BRIEF -> The response must contain every record, repeated exactly.

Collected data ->
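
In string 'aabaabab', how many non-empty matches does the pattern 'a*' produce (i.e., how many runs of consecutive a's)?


Pattern 'a*' matches zero or more a's. We want non-empty runs of consecutive a's.
String: 'aabaabab'
Walking through the string to find runs of a's:
  Run 1: positions 0-1 -> 'aa'
  Run 2: positions 3-4 -> 'aa'
  Run 3: positions 6-6 -> 'a'
Non-empty runs found: ['aa', 'aa', 'a']
Count: 3

3


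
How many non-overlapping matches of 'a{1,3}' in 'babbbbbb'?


Pattern 'a{1,3}' matches between 1 and 3 consecutive a's (greedy).
String: 'babbbbbb'
Finding runs of a's and applying greedy matching:
  Run at pos 1: 'a' (length 1)
Matches: ['a']
Count: 1

1


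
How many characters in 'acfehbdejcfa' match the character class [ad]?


Character class [ad] matches any of: {a, d}
Scanning string 'acfehbdejcfa' character by character:
  pos 0: 'a' -> MATCH
  pos 1: 'c' -> no
  pos 2: 'f' -> no
  pos 3: 'e' -> no
  pos 4: 'h' -> no
  pos 5: 'b' -> no
  pos 6: 'd' -> MATCH
  pos 7: 'e' -> no
  pos 8: 'j' -> no
  pos 9: 'c' -> no
  pos 10: 'f' -> no
  pos 11: 'a' -> MATCH
Total matches: 3

3


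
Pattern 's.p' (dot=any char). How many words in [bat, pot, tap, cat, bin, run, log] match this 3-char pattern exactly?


Pattern 's.p' means: starts with 's', any single char, ends with 'p'.
Checking each word (must be exactly 3 chars):
  'bat' (len=3): no
  'pot' (len=3): no
  'tap' (len=3): no
  'cat' (len=3): no
  'bin' (len=3): no
  'run' (len=3): no
  'log' (len=3): no
Matching words: []
Total: 0

0


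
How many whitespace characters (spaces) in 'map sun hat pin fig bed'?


\s matches whitespace characters (spaces, tabs, etc.).
Text: 'map sun hat pin fig bed'
This text has 6 words separated by spaces.
Number of spaces = number of words - 1 = 6 - 1 = 5

5


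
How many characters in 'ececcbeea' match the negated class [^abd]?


Negated class [^abd] matches any char NOT in {a, b, d}
Scanning 'ececcbeea':
  pos 0: 'e' -> MATCH
  pos 1: 'c' -> MATCH
  pos 2: 'e' -> MATCH
  pos 3: 'c' -> MATCH
  pos 4: 'c' -> MATCH
  pos 5: 'b' -> no (excluded)
  pos 6: 'e' -> MATCH
  pos 7: 'e' -> MATCH
  pos 8: 'a' -> no (excluded)
Total matches: 7

7


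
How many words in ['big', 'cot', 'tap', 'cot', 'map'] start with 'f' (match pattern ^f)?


Pattern ^f anchors to start of word. Check which words begin with 'f':
  'big' -> no
  'cot' -> no
  'tap' -> no
  'cot' -> no
  'map' -> no
Matching words: []
Count: 0

0


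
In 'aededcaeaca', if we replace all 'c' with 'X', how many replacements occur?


re.sub('c', 'X', text) replaces every occurrence of 'c' with 'X'.
Text: 'aededcaeaca'
Scanning for 'c':
  pos 5: 'c' -> replacement #1
  pos 9: 'c' -> replacement #2
Total replacements: 2

2


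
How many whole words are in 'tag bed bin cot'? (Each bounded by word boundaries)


Word boundaries (\b) mark the start/end of each word.
Text: 'tag bed bin cot'
Splitting by whitespace:
  Word 1: 'tag'
  Word 2: 'bed'
  Word 3: 'bin'
  Word 4: 'cot'
Total whole words: 4

4


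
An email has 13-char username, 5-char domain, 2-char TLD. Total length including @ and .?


An email address has format: username@domain.tld
Username length: 13
'@' character: 1
Domain length: 5
'.' character: 1
TLD length: 2
Total = 13 + 1 + 5 + 1 + 2 = 22

22


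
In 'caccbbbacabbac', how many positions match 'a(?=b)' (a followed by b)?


Lookahead 'a(?=b)' matches 'a' only when followed by 'b'.
String: 'caccbbbacabbac'
Checking each position where char is 'a':
  pos 1: 'a' -> no (next='c')
  pos 7: 'a' -> no (next='c')
  pos 9: 'a' -> MATCH (next='b')
  pos 12: 'a' -> no (next='c')
Matching positions: [9]
Count: 1

1


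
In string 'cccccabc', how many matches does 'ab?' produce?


Pattern 'ab?' matches 'a' optionally followed by 'b'.
String: 'cccccabc'
Scanning left to right for 'a' then checking next char:
  Match 1: 'ab' (a followed by b)
Total matches: 1

1


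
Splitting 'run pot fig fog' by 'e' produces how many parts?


Splitting by 'e' breaks the string at each occurrence of the separator.
Text: 'run pot fig fog'
Parts after split:
  Part 1: 'run pot fig fog'
Total parts: 1

1


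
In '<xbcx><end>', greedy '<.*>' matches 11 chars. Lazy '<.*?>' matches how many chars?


Greedy '<.*>' tries to match as MUCH as possible.
Lazy '<.*?>' tries to match as LITTLE as possible.

String: '<xbcx><end>'
Greedy '<.*>' starts at first '<' and extends to the LAST '>': '<xbcx><end>' (11 chars)
Lazy '<.*?>' starts at first '<' and stops at the FIRST '>': '<xbcx>' (6 chars)

6


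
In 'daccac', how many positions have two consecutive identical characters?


Looking for consecutive identical characters in 'daccac':
  pos 0-1: 'd' vs 'a' -> different
  pos 1-2: 'a' vs 'c' -> different
  pos 2-3: 'c' vs 'c' -> MATCH ('cc')
  pos 3-4: 'c' vs 'a' -> different
  pos 4-5: 'a' vs 'c' -> different
Consecutive identical pairs: ['cc']
Count: 1

1


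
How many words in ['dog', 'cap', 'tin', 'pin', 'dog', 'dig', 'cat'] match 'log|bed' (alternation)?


Alternation 'log|bed' matches either 'log' or 'bed'.
Checking each word:
  'dog' -> no
  'cap' -> no
  'tin' -> no
  'pin' -> no
  'dog' -> no
  'dig' -> no
  'cat' -> no
Matches: []
Count: 0

0


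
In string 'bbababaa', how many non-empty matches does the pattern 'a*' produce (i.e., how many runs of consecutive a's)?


Pattern 'a*' matches zero or more a's. We want non-empty runs of consecutive a's.
String: 'bbababaa'
Walking through the string to find runs of a's:
  Run 1: positions 2-2 -> 'a'
  Run 2: positions 4-4 -> 'a'
  Run 3: positions 6-7 -> 'aa'
Non-empty runs found: ['a', 'a', 'aa']
Count: 3

3


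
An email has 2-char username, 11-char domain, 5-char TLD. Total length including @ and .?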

OUTPUT BELOW ->
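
In string 'aabaabab', how many non-empty matches does the pattern 'a*' produce (i.e., how many runs of consecutive a's)?


Pattern 'a*' matches zero or more a's. We want non-empty runs of consecutive a's.
String: 'aabaabab'
Walking through the string to find runs of a's:
  Run 1: positions 0-1 -> 'aa'
  Run 2: positions 3-4 -> 'aa'
  Run 3: positions 6-6 -> 'a'
Non-empty runs found: ['aa', 'aa', 'a']
Count: 3

3


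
How many non-overlapping matches of 'a{1,3}' in 'babbbbbb'?


Pattern 'a{1,3}' matches between 1 and 3 consecutive a's (greedy).
String: 'babbbbbb'
Finding runs of a's and applying greedy matching:
  Run at pos 1: 'a' (length 1)
Matches: ['a']
Count: 1

1


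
How many characters in 'acfehbdejcfa' match the character class [ad]?


Character class [ad] matches any of: {a, d}
Scanning string 'acfehbdejcfa' character by character:
  pos 0: 'a' -> MATCH
  pos 1: 'c' -> no
  pos 2: 'f' -> no
  pos 3: 'e' -> no
  pos 4: 'h' -> no
  pos 5: 'b' -> no
  pos 6: 'd' -> MATCH
  pos 7: 'e' -> no
  pos 8: 'j' -> no
  pos 9: 'c' -> no
  pos 10: 'f' -> no
  pos 11: 'a' -> MATCH
Total matches: 3

3


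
Pattern 's.p' (dot=any char). How many words in [bat, pot, tap, cat, bin, run, log] match this 3-char pattern exactly?


Pattern 's.p' means: starts with 's', any single char, ends with 'p'.
Checking each word (must be exactly 3 chars):
  'bat' (len=3): no
  'pot' (len=3): no
  'tap' (len=3): no
  'cat' (len=3): no
  'bin' (len=3): no
  'run' (len=3): no
  'log' (len=3): no
Matching words: []
Total: 0

0


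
How many whitespace characters (spaces) in 'map sun hat pin fig bed'?


\s matches whitespace characters (spaces, tabs, etc.).
Text: 'map sun hat pin fig bed'
This text has 6 words separated by spaces.
Number of spaces = number of words - 1 = 6 - 1 = 5

5


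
How many characters in 'ececcbeea' match the negated class [^abd]?


Negated class [^abd] matches any char NOT in {a, b, d}
Scanning 'ececcbeea':
  pos 0: 'e' -> MATCH
  pos 1: 'c' -> MATCH
  pos 2: 'e' -> MATCH
  pos 3: 'c' -> MATCH
  pos 4: 'c' -> MATCH
  pos 5: 'b' -> no (excluded)
  pos 6: 'e' -> MATCH
  pos 7: 'e' -> MATCH
  pos 8: 'a' -> no (excluded)
Total matches: 7

7


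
How many words in ['big', 'cot', 'tap', 'cot', 'map'] start with 'f' (match pattern ^f)?


Pattern ^f anchors to start of word. Check which words begin with 'f':
  'big' -> no
  'cot' -> no
  'tap' -> no
  'cot' -> no
  'map' -> no
Matching words: []
Count: 0

0


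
In 'aededcaeaca', if we replace all 'c' with 'X', how many replacements occur?


re.sub('c', 'X', text) replaces every occurrence of 'c' with 'X'.
Text: 'aededcaeaca'
Scanning for 'c':
  pos 5: 'c' -> replacement #1
  pos 9: 'c' -> replacement #2
Total replacements: 2

2


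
How many whole words are in 'tag bed bin cot'? (Each bounded by word boundaries)


Word boundaries (\b) mark the start/end of each word.
Text: 'tag bed bin cot'
Splitting by whitespace:
  Word 1: 'tag'
  Word 2: 'bed'
  Word 3: 'bin'
  Word 4: 'cot'
Total whole words: 4

4


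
An email has 13-char username, 5-char domain, 2-char TLD. Total length including @ and .?


An email address has format: username@domain.tld
Username length: 13
'@' character: 1
Domain length: 5
'.' character: 1
TLD length: 2
Total = 13 + 1 + 5 + 1 + 2 = 22

22


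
In 'caccbbbacabbac', how many positions match 'a(?=b)' (a followed by b)?


Lookahead 'a(?=b)' matches 'a' only when followed by 'b'.
String: 'caccbbbacabbac'
Checking each position where char is 'a':
  pos 1: 'a' -> no (next='c')
  pos 7: 'a' -> no (next='c')
  pos 9: 'a' -> MATCH (next='b')
  pos 12: 'a' -> no (next='c')
Matching positions: [9]
Count: 1

1


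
In string 'cccccabc', how many matches does 'ab?' produce?


Pattern 'ab?' matches 'a' optionally followed by 'b'.
String: 'cccccabc'
Scanning left to right for 'a' then checking next char:
  Match 1: 'ab' (a followed by b)
Total matches: 1

1


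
Splitting 'run pot fig fog' by 'e' produces how many parts?


Splitting by 'e' breaks the string at each occurrence of the separator.
Text: 'run pot fig fog'
Parts after split:
  Part 1: 'run pot fig fog'
Total parts: 1

1


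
In '<xbcx><end>', greedy '<.*>' matches 11 chars. Lazy '<.*?>' matches how many chars?


Greedy '<.*>' tries to match as MUCH as possible.
Lazy '<.*?>' tries to match as LITTLE as possible.

String: '<xbcx><end>'
Greedy '<.*>' starts at first '<' and extends to the LAST '>': '<xbcx><end>' (11 chars)
Lazy '<.*?>' starts at first '<' and stops at the FIRST '>': '<xbcx>' (6 chars)

6


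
In 'daccac', how many positions have two consecutive identical characters?


Looking for consecutive identical characters in 'daccac':
  pos 0-1: 'd' vs 'a' -> different
  pos 1-2: 'a' vs 'c' -> different
  pos 2-3: 'c' vs 'c' -> MATCH ('cc')
  pos 3-4: 'c' vs 'a' -> different
  pos 4-5: 'a' vs 'c' -> different
Consecutive identical pairs: ['cc']
Count: 1

1


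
How many words in ['dog', 'cap', 'tin', 'pin', 'dog', 'dig', 'cat'] match 'log|bed' (alternation)?


Alternation 'log|bed' matches either 'log' or 'bed'.
Checking each word:
  'dog' -> no
  'cap' -> no
  'tin' -> no
  'pin' -> no
  'dog' -> no
  'dig' -> no
  'cat' -> no
Matches: []
Count: 0

0


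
In string 'bbababaa', how many non-empty matches does the pattern 'a*' produce (i.e., how many runs of consecutive a's)?


Pattern 'a*' matches zero or more a's. We want non-empty runs of consecutive a's.
String: 'bbababaa'
Walking through the string to find runs of a's:
  Run 1: positions 2-2 -> 'a'
  Run 2: positions 4-4 -> 'a'
  Run 3: positions 6-7 -> 'aa'
Non-empty runs found: ['a', 'a', 'aa']
Count: 3

3


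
An email has 2-char username, 11-char domain, 5-char TLD. Total length including @ and .?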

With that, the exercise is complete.